Look at the entries below and reproduce them exactly.

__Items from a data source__
=== Section Start ===
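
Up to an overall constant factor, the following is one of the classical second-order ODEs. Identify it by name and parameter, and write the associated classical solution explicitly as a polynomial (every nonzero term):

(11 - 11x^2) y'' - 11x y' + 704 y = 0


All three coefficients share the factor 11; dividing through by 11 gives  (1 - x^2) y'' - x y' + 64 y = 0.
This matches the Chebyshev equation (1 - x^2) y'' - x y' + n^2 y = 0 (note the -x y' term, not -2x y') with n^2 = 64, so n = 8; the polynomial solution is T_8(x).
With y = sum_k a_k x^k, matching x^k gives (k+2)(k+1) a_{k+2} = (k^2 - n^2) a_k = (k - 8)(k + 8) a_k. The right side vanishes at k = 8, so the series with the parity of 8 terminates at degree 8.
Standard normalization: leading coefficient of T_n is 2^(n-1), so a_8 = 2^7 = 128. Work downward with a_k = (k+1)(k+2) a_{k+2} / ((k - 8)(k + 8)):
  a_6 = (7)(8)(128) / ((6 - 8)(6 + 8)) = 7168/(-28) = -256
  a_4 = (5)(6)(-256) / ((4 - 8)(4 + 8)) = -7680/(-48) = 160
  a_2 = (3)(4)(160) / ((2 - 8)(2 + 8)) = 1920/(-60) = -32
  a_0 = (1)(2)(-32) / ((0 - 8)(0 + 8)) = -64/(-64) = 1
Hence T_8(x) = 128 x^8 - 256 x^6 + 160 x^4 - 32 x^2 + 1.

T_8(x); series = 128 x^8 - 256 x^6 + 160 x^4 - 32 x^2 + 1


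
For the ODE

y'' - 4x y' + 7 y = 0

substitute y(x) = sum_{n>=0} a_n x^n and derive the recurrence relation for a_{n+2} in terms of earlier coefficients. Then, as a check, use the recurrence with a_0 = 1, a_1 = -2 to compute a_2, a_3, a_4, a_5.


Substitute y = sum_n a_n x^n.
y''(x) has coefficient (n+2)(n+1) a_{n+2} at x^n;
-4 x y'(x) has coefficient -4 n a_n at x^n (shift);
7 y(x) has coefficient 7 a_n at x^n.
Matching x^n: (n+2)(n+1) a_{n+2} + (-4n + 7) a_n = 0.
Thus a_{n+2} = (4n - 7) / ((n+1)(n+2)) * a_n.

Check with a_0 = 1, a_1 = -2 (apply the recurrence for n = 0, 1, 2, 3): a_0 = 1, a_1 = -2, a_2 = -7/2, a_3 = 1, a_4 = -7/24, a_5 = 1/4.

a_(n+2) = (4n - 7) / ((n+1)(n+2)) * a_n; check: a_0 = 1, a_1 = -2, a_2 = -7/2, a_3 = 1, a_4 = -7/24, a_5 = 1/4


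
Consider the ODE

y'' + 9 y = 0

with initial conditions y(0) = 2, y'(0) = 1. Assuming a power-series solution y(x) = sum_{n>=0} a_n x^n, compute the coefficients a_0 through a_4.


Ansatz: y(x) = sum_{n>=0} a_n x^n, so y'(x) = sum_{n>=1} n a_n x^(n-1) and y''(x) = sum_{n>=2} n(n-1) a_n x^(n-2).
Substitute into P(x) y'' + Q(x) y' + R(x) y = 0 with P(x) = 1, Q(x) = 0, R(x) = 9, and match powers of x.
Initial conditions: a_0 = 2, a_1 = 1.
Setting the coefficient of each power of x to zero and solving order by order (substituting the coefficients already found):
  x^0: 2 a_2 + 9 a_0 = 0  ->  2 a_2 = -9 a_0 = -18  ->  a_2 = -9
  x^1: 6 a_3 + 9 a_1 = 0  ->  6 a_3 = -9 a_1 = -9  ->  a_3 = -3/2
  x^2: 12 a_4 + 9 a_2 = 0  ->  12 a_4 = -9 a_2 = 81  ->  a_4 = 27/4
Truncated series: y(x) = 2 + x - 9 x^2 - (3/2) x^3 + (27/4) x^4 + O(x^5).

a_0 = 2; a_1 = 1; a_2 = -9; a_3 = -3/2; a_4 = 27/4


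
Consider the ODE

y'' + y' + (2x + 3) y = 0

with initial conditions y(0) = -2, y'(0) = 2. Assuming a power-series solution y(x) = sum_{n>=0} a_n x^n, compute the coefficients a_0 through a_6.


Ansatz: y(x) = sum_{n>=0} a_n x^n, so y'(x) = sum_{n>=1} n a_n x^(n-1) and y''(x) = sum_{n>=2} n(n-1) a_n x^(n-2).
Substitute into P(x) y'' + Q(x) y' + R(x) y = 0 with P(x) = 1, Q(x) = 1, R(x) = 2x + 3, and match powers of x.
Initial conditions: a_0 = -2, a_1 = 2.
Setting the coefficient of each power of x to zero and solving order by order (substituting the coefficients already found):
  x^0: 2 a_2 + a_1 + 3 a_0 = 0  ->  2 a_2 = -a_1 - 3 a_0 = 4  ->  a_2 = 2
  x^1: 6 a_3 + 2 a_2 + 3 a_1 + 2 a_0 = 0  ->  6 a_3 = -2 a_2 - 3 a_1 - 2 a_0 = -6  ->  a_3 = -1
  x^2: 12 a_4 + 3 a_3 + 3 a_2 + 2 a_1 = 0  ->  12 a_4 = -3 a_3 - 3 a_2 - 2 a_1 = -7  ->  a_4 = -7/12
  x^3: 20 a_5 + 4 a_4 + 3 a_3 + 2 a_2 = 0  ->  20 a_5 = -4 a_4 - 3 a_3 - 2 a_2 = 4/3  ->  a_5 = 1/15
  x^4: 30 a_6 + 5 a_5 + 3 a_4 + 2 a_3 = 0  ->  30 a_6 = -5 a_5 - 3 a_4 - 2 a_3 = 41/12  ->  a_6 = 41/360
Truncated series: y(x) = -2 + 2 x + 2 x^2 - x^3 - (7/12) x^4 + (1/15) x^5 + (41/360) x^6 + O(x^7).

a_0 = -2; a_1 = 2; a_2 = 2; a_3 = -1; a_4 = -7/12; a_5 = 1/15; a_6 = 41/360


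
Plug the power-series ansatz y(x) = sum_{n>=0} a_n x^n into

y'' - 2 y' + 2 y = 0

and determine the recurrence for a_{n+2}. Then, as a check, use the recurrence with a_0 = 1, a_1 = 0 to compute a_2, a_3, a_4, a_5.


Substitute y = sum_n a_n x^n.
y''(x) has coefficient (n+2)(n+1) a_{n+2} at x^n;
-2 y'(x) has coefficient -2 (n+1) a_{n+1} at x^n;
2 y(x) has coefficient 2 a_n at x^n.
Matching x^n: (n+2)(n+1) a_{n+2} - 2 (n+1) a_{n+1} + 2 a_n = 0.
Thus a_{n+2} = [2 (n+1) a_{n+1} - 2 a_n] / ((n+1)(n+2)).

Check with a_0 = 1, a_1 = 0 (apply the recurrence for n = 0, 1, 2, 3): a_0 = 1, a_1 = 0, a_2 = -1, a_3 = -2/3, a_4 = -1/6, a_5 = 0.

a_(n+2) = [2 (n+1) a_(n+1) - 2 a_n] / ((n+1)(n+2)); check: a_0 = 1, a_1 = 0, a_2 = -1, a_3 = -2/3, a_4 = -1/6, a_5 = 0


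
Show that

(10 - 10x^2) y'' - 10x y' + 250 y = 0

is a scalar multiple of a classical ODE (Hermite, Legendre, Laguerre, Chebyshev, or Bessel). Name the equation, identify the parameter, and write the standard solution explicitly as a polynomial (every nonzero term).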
=== Section End ===
__Exercise result__
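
Up to an overall constant factor, the following is one of the classical second-order ODEs. Identify it by name and parameter, and write the associated classical solution explicitly as a polynomial (every nonzero term):

(11 - 11x^2) y'' - 11x y' + 704 y = 0


All three coefficients share the factor 11; dividing through by 11 gives  (1 - x^2) y'' - x y' + 64 y = 0.
This matches the Chebyshev equation (1 - x^2) y'' - x y' + n^2 y = 0 (note the -x y' term, not -2x y') with n^2 = 64, so n = 8; the polynomial solution is T_8(x).
With y = sum_k a_k x^k, matching x^k gives (k+2)(k+1) a_{k+2} = (k^2 - n^2) a_k = (k - 8)(k + 8) a_k. The right side vanishes at k = 8, so the series with the parity of 8 terminates at degree 8.
Standard normalization: leading coefficient of T_n is 2^(n-1), so a_8 = 2^7 = 128. Work downward with a_k = (k+1)(k+2) a_{k+2} / ((k - 8)(k + 8)):
  a_6 = (7)(8)(128) / ((6 - 8)(6 + 8)) = 7168/(-28) = -256
  a_4 = (5)(6)(-256) / ((4 - 8)(4 + 8)) = -7680/(-48) = 160
  a_2 = (3)(4)(160) / ((2 - 8)(2 + 8)) = 1920/(-60) = -32
  a_0 = (1)(2)(-32) / ((0 - 8)(0 + 8)) = -64/(-64) = 1
Hence T_8(x) = 128 x^8 - 256 x^6 + 160 x^4 - 32 x^2 + 1.

T_8(x); series = 128 x^8 - 256 x^6 + 160 x^4 - 32 x^2 + 1


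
For the ODE

y'' - 4x y' + 7 y = 0

substitute y(x) = sum_{n>=0} a_n x^n and derive the recurrence relation for a_{n+2} in terms of earlier coefficients. Then, as a check, use the recurrence with a_0 = 1, a_1 = -2 to compute a_2, a_3, a_4, a_5.


Substitute y = sum_n a_n x^n.
y''(x) has coefficient (n+2)(n+1) a_{n+2} at x^n;
-4 x y'(x) has coefficient -4 n a_n at x^n (shift);
7 y(x) has coefficient 7 a_n at x^n.
Matching x^n: (n+2)(n+1) a_{n+2} + (-4n + 7) a_n = 0.
Thus a_{n+2} = (4n - 7) / ((n+1)(n+2)) * a_n.

Check with a_0 = 1, a_1 = -2 (apply the recurrence for n = 0, 1, 2, 3): a_0 = 1, a_1 = -2, a_2 = -7/2, a_3 = 1, a_4 = -7/24, a_5 = 1/4.

a_(n+2) = (4n - 7) / ((n+1)(n+2)) * a_n; check: a_0 = 1, a_1 = -2, a_2 = -7/2, a_3 = 1, a_4 = -7/24, a_5 = 1/4


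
Consider the ODE

y'' + 9 y = 0

with initial conditions y(0) = 2, y'(0) = 1. Assuming a power-series solution y(x) = sum_{n>=0} a_n x^n, compute the coefficients a_0 through a_4.


Ansatz: y(x) = sum_{n>=0} a_n x^n, so y'(x) = sum_{n>=1} n a_n x^(n-1) and y''(x) = sum_{n>=2} n(n-1) a_n x^(n-2).
Substitute into P(x) y'' + Q(x) y' + R(x) y = 0 with P(x) = 1, Q(x) = 0, R(x) = 9, and match powers of x.
Initial conditions: a_0 = 2, a_1 = 1.
Setting the coefficient of each power of x to zero and solving order by order (substituting the coefficients already found):
  x^0: 2 a_2 + 9 a_0 = 0  ->  2 a_2 = -9 a_0 = -18  ->  a_2 = -9
  x^1: 6 a_3 + 9 a_1 = 0  ->  6 a_3 = -9 a_1 = -9  ->  a_3 = -3/2
  x^2: 12 a_4 + 9 a_2 = 0  ->  12 a_4 = -9 a_2 = 81  ->  a_4 = 27/4
Truncated series: y(x) = 2 + x - 9 x^2 - (3/2) x^3 + (27/4) x^4 + O(x^5).

a_0 = 2; a_1 = 1; a_2 = -9; a_3 = -3/2; a_4 = 27/4


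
Consider the ODE

y'' + y' + (2x + 3) y = 0

with initial conditions y(0) = -2, y'(0) = 2. Assuming a power-series solution y(x) = sum_{n>=0} a_n x^n, compute the coefficients a_0 through a_6.


Ansatz: y(x) = sum_{n>=0} a_n x^n, so y'(x) = sum_{n>=1} n a_n x^(n-1) and y''(x) = sum_{n>=2} n(n-1) a_n x^(n-2).
Substitute into P(x) y'' + Q(x) y' + R(x) y = 0 with P(x) = 1, Q(x) = 1, R(x) = 2x + 3, and match powers of x.
Initial conditions: a_0 = -2, a_1 = 2.
Setting the coefficient of each power of x to zero and solving order by order (substituting the coefficients already found):
  x^0: 2 a_2 + a_1 + 3 a_0 = 0  ->  2 a_2 = -a_1 - 3 a_0 = 4  ->  a_2 = 2
  x^1: 6 a_3 + 2 a_2 + 3 a_1 + 2 a_0 = 0  ->  6 a_3 = -2 a_2 - 3 a_1 - 2 a_0 = -6  ->  a_3 = -1
  x^2: 12 a_4 + 3 a_3 + 3 a_2 + 2 a_1 = 0  ->  12 a_4 = -3 a_3 - 3 a_2 - 2 a_1 = -7  ->  a_4 = -7/12
  x^3: 20 a_5 + 4 a_4 + 3 a_3 + 2 a_2 = 0  ->  20 a_5 = -4 a_4 - 3 a_3 - 2 a_2 = 4/3  ->  a_5 = 1/15
  x^4: 30 a_6 + 5 a_5 + 3 a_4 + 2 a_3 = 0  ->  30 a_6 = -5 a_5 - 3 a_4 - 2 a_3 = 41/12  ->  a_6 = 41/360
Truncated series: y(x) = -2 + 2 x + 2 x^2 - x^3 - (7/12) x^4 + (1/15) x^5 + (41/360) x^6 + O(x^7).

a_0 = -2; a_1 = 2; a_2 = 2; a_3 = -1; a_4 = -7/12; a_5 = 1/15; a_6 = 41/360


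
Plug the power-series ansatz y(x) = sum_{n>=0} a_n x^n into

y'' - 2 y' + 2 y = 0

and determine the recurrence for a_{n+2}. Then, as a check, use the recurrence with a_0 = 1, a_1 = 0 to compute a_2, a_3, a_4, a_5.


Substitute y = sum_n a_n x^n.
y''(x) has coefficient (n+2)(n+1) a_{n+2} at x^n;
-2 y'(x) has coefficient -2 (n+1) a_{n+1} at x^n;
2 y(x) has coefficient 2 a_n at x^n.
Matching x^n: (n+2)(n+1) a_{n+2} - 2 (n+1) a_{n+1} + 2 a_n = 0.
Thus a_{n+2} = [2 (n+1) a_{n+1} - 2 a_n] / ((n+1)(n+2)).

Check with a_0 = 1, a_1 = 0 (apply the recurrence for n = 0, 1, 2, 3): a_0 = 1, a_1 = 0, a_2 = -1, a_3 = -2/3, a_4 = -1/6, a_5 = 0.

a_(n+2) = [2 (n+1) a_(n+1) - 2 a_n] / ((n+1)(n+2)); check: a_0 = 1, a_1 = 0, a_2 = -1, a_3 = -2/3, a_4 = -1/6, a_5 = 0


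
Show that

(10 - 10x^2) y'' - 10x y' + 250 y = 0

is a scalar multiple of a classical ODE (Hermite, Legendre, Laguerre, Chebyshev, or Bessel). Name the equation, identify the parameter, and write the standard solution explicitly as a polynomial (every nonzero term).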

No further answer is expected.